*ASSIGNMENT:*
In the records below, find the line containing "Which weekday corresponds". Restate it and all the lines after it exactly, and omit the rest.

(Stored data entries)
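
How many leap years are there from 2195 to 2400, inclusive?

50

Multiples of 4 in [2195,2400]: 52.
Of those, multiples of 100: 3 (not leap unless ÷400).
Multiples of 400: 1.
Leap years = 52 − 3 + 1 = 50.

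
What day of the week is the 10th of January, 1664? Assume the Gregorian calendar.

Doomsday rule: the anchor day for the 1600s is Tuesday. For year 64: 64÷12 = 5 r 4, and 4÷4 = 1, so 5+4+1 = 10.
Tuesday + 10 ≡ Friday — that's 1664's doomsday.
In January the doomsday date is Jan 4 (1664 is a leap year (divisible by 4)).
Jan 10 is 6 days after Jan 4; 6 mod 7 = 6, so Friday + 6 = Thursday.

Thursday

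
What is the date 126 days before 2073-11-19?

July 16, 2073

−19 → Oct 31, 2073 (end of Oct, 31 days; 107 left).
−31 → Sep 30, 2073 (end of Sep, 30 days; 76 left).
−30 → Aug 31, 2073 (end of Aug, 31 days; 46 left).
−31 → Jul 31, 2073 (end of Jul, 31 days; 15 left).
−15 → Jul 16, 2073.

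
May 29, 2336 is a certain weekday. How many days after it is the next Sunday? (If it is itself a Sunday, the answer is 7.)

May 29, 2336 is a Friday.
From Friday to the next Sunday is 2 days.

2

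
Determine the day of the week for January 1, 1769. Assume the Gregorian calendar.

Doomsday rule: the anchor day for the 1700s is Sunday. For year 69: 69÷12 = 5 r 9, and 9÷4 = 2, so 5+9+2 = 16.
Sunday + 16 ≡ Tuesday — that's 1769's doomsday.
In January the doomsday date is Jan 3 (1769 is not a leap year).
Jan 1 is 2 days before Jan 3; 2 mod 7 = 2, so Tuesday − 2 = Sunday.

Sunday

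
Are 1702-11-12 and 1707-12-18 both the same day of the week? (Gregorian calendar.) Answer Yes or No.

From Nov 12, 1702 to Dec 18, 1707 is 1862 days.
1862 mod 7 = 0, so they are the same weekday.
(Nov 12, 1702 is a Sunday; Dec 18, 1707 is a Sunday.)

Yes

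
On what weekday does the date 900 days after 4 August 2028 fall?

Tuesday

First find the weekday of Aug 4, 2028. Doomsday rule: the anchor day for the 2000s is Tuesday. For year 28: 28÷12 = 2 r 4, and 4÷4 = 1, so 2+4+1 = 7.
Tuesday + 7 ≡ Tuesday — that's 2028's doomsday.
In August the doomsday date is Aug 8.
Aug 4 is 4 days before Aug 8; 4 mod 7 = 4, so Tuesday − 4 = Friday.
900 mod 7 = 4, so 900 days after a Friday is Friday + 4 = Tuesday.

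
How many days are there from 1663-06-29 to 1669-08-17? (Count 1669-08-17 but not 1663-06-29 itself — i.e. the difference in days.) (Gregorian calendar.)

Jun 29, 1663 → Jun 29, 1664: 366 days (Feb 29, 1664 is in that span).
Jun 29, 1664 → Jun 29, 1665: 365 days.
Jun 29, 1665 → Jun 29, 1666: 365 days.
Jun 29, 1666 → Jun 29, 1667: 365 days.
Jun 29, 1667 → Jun 29, 1668: 366 days (Feb 29, 1668 is in that span).
Jun 29, 1668 → Jun 29, 1669: 365 days.
Jun 29, 1669 → Jul 29, 1669: 30 days (June has 30).
Jul 29, 1669 → Aug 17, 1669: 19 days.
Total: 2241 days.

2241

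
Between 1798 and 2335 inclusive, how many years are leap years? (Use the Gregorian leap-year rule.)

Multiples of 4 in [1798,2335]: 134.
Of those, multiples of 100: 6 (not leap unless ÷400).
Multiples of 400: 1.
Leap years = 134 − 6 + 1 = 129.

129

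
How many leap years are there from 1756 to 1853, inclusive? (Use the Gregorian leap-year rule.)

24

Multiples of 4 in [1756,1853]: 25.
Of those, multiples of 100: 1 (not leap unless ÷400).
Multiples of 400: 0.
Leap years = 25 − 1 + 0 = 24.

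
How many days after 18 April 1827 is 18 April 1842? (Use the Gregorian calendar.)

5479

Apr 18, 1827 → Apr 18, 1828: 366 days (Feb 29, 1828 is in that span).
Apr 18, 1828 → Apr 18, 1829: 365 days.
Apr 18, 1829 → Apr 18, 1830: 365 days.
Apr 18, 1830 → Apr 18, 1831: 365 days.
Apr 18, 1831 → Apr 18, 1832: 366 days (Feb 29, 1832 is in that span).
Apr 18, 1832 → Apr 18, 1833: 365 days.
Apr 18, 1833 → Apr 18, 1834: 365 days.
Apr 18, 1834 → Apr 18, 1835: 365 days.
Apr 18, 1835 → Apr 18, 1836: 366 days (Feb 29, 1836 is in that span).
Apr 18, 1836 → Apr 18, 1837: 365 days.
Apr 18, 1837 → Apr 18, 1838: 365 days.
Apr 18, 1838 → Apr 18, 1839: 365 days.
Apr 18, 1839 → Apr 18, 1840: 366 days (Feb 29, 1840 is in that span).
Apr 18, 1840 → Apr 18, 1841: 365 days.
Apr 18, 1841 → May 18, 1841: 30 days (April has 30).
May 18, 1841 → Jun 18, 1841: 31 days (May has 31).
Jun 18, 1841 → Jul 18, 1841: 30 days (June has 30).
Jul 18, 1841 → Aug 18, 1841: 31 days (July has 31).
Aug 18, 1841 → Sep 18, 1841: 31 days (August has 31).
Sep 18, 1841 → Oct 18, 1841: 30 days (September has 30).
Oct 18, 1841 → Nov 18, 1841: 31 days (October has 31).
Nov 18, 1841 → Dec 18, 1841: 30 days (November has 30).
Dec 18, 1841 → Jan 18, 1842: 31 days (December has 31).
Jan 18, 1842 → Feb 18, 1842: 31 days (January has 31).
Feb 18, 1842 → Mar 18, 1842: 28 days (February has 28).
Mar 18, 1842 → Apr 18, 1842: 31 days.
Total: 5479 days.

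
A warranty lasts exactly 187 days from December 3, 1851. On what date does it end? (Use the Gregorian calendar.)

Dec has 31 days: +29 → Jan 1, 1852 (158 left).
Jan has 31 days: +31 → Feb 1, 1852 (127 left).
Feb has 29 days: +29 → Mar 1, 1852 (98 left).
Mar has 31 days: +31 → Apr 1, 1852 (67 left).
Apr has 30 days: +30 → May 1, 1852 (37 left).
May has 31 days: +31 → Jun 1, 1852 (6 left).
+6 → Jun 7, 1852.

June 7, 1852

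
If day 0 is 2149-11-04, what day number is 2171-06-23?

Nov 4, 2149 → Nov 4, 2150: 365 days.
Nov 4, 2150 → Nov 4, 2151: 365 days.
Nov 4, 2151 → Nov 4, 2152: 366 days (Feb 29, 2152 is in that span).
Nov 4, 2152 → Nov 4, 2153: 365 days.
Nov 4, 2153 → Nov 4, 2154: 365 days.
Nov 4, 2154 → Nov 4, 2155: 365 days.
Nov 4, 2155 → Nov 4, 2156: 366 days (Feb 29, 2156 is in that span).
Nov 4, 2156 → Nov 4, 2157: 365 days.
Nov 4, 2157 → Nov 4, 2158: 365 days.
Nov 4, 2158 → Nov 4, 2159: 365 days.
Nov 4, 2159 → Nov 4, 2160: 366 days (Feb 29, 2160 is in that span).
Nov 4, 2160 → Nov 4, 2161: 365 days.
Nov 4, 2161 → Nov 4, 2162: 365 days.
Nov 4, 2162 → Nov 4, 2163: 365 days.
Nov 4, 2163 → Nov 4, 2164: 366 days (Feb 29, 2164 is in that span).
Nov 4, 2164 → Nov 4, 2165: 365 days.
Nov 4, 2165 → Nov 4, 2166: 365 days.
Nov 4, 2166 → Nov 4, 2167: 365 days.
Nov 4, 2167 → Nov 4, 2168: 366 days (Feb 29, 2168 is in that span).
Nov 4, 2168 → Nov 4, 2169: 365 days.
Nov 4, 2169 → Nov 4, 2170: 365 days.
Nov 4, 2170 → Dec 4, 2170: 30 days (November has 30).
Dec 4, 2170 → Jan 4, 2171: 31 days (December has 31).
Jan 4, 2171 → Feb 4, 2171: 31 days (January has 31).
Feb 4, 2171 → Mar 4, 2171: 28 days (February has 28).
Mar 4, 2171 → Apr 4, 2171: 31 days (March has 31).
Apr 4, 2171 → May 4, 2171: 30 days (April has 30).
May 4, 2171 → Jun 4, 2171: 31 days (May has 31).
Jun 4, 2171 → Jun 23, 2171: 19 days.
Total: 7901 days.

7901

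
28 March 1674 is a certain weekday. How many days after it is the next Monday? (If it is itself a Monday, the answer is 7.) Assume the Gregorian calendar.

Mar 28, 1674 is a Wednesday.
From Wednesday to the next Monday is 5 days.

5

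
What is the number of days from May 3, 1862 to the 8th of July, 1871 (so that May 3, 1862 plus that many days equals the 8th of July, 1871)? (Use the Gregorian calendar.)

3353

May 3, 1862 → May 3, 1863: 365 days.
May 3, 1863 → May 3, 1864: 366 days (Feb 29, 1864 is in that span).
May 3, 1864 → May 3, 1865: 365 days.
May 3, 1865 → May 3, 1866: 365 days.
May 3, 1866 → May 3, 1867: 365 days.
May 3, 1867 → May 3, 1868: 366 days (Feb 29, 1868 is in that span).
May 3, 1868 → May 3, 1869: 365 days.
May 3, 1869 → May 3, 1870: 365 days.
May 3, 1870 → May 3, 1871: 365 days.
May 3, 1871 → Jun 3, 1871: 31 days (May has 31).
Jun 3, 1871 → Jul 3, 1871: 30 days (June has 30).
Jul 3, 1871 → Jul 8, 1871: 5 days.
Total: 3353 days.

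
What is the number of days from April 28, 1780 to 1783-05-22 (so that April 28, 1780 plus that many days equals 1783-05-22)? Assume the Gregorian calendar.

1119

Apr 28, 1780 → Apr 28, 1781: 365 days.
Apr 28, 1781 → Apr 28, 1782: 365 days.
Apr 28, 1782 → May 28, 1782: 30 days (April has 30).
May 28, 1782 → Jun 28, 1782: 31 days (May has 31).
Jun 28, 1782 → Jul 28, 1782: 30 days (June has 30).
Jul 28, 1782 → Aug 28, 1782: 31 days (July has 31).
Aug 28, 1782 → Sep 28, 1782: 31 days (August has 31).
Sep 28, 1782 → Oct 28, 1782: 30 days (September has 30).
Oct 28, 1782 → Nov 28, 1782: 31 days (October has 31).
Nov 28, 1782 → Dec 28, 1782: 30 days (November has 30).
Dec 28, 1782 → Jan 28, 1783: 31 days (December has 31).
Jan 28, 1783 → Feb 28, 1783: 31 days (January has 31).
Feb 28, 1783 → Mar 28, 1783: 28 days (February has 28).
Mar 28, 1783 → Apr 28, 1783: 31 days (March has 31).
Apr 28, 1783 → May 22, 1783: 24 days.
Total: 1119 days.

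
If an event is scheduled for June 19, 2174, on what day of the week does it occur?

Doomsday rule: the anchor day for the 2100s is Sunday. For year 74: 74÷12 = 6 r 2, and 2÷4 = 0, so 6+2+0 = 8.
Sunday + 8 ≡ Monday — that's 2174's doomsday.
In June the doomsday date is Jun 6.
Jun 19 is 13 days after Jun 6; 13 mod 7 = 6, so Monday + 6 = Sunday.

Sunday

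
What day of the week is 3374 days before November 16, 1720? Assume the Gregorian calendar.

Saturday

Nov 16, 1720 is a Saturday.
3374 mod 7 = 0, so 3374 days before a Saturday is Saturday − 0 = Saturday.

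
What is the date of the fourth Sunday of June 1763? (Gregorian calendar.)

June 26, 1763

June 1, 1763 is a Wednesday.
The first Sunday is therefore June 5 (4 days later).
The fourth Sunday is 5 + 3×7 = June 26.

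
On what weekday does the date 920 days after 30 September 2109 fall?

First find the weekday of Sep 30, 2109. Doomsday rule: the anchor day for the 2100s is Sunday. For year 09: 9÷12 = 0 r 9, and 9÷4 = 2, so 0+9+2 = 11.
Sunday + 11 ≡ Thursday — that's 2109's doomsday.
In September the doomsday date is Sep 5.
Sep 30 is 25 days after Sep 5; 25 mod 7 = 4, so Thursday + 4 = Monday.
920 mod 7 = 3, so 920 days after a Monday is Monday + 3 = Thursday.

Thursday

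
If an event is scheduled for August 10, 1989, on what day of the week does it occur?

Thursday

Doomsday rule: the anchor day for the 1900s is Wednesday. For year 89: 89÷12 = 7 r 5, and 5÷4 = 1, so 7+5+1 = 13.
Wednesday + 13 ≡ Tuesday — that's 1989's doomsday.
In August the doomsday date is Aug 8.
Aug 10 is 2 days after Aug 8; 2 mod 7 = 2, so Tuesday + 2 = Thursday.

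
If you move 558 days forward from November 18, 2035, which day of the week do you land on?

Friday

Nov 18, 2035 is a Sunday.
558 mod 7 = 5, so 558 days after a Sunday is Sunday + 5 = Friday.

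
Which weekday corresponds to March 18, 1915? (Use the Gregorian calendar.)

Doomsday rule: the anchor day for the 1900s is Wednesday. For year 15: 15÷12 = 1 r 3, and 3÷4 = 0, so 1+3+0 = 4.
Wednesday + 4 ≡ Sunday — that's 1915's doomsday.
In March the doomsday date is Mar 14.
Mar 18 is 4 days after Mar 14; 4 mod 7 = 4, so Sunday + 4 = Thursday.

Thursday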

*TASK SOLUTION:*
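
Which weekday corresponds to March 18, 1915? (Use the Gregorian calendar.)

Doomsday rule: the anchor day for the 1900s is Wednesday. For year 15: 15÷12 = 1 r 3, and 3÷4 = 0, so 1+3+0 = 4.
Wednesday + 4 ≡ Sunday — that's 1915's doomsday.
In March the doomsday date is Mar 14.
Mar 18 is 4 days after Mar 14; 4 mod 7 = 4, so Sunday + 4 = Thursday.

Thursday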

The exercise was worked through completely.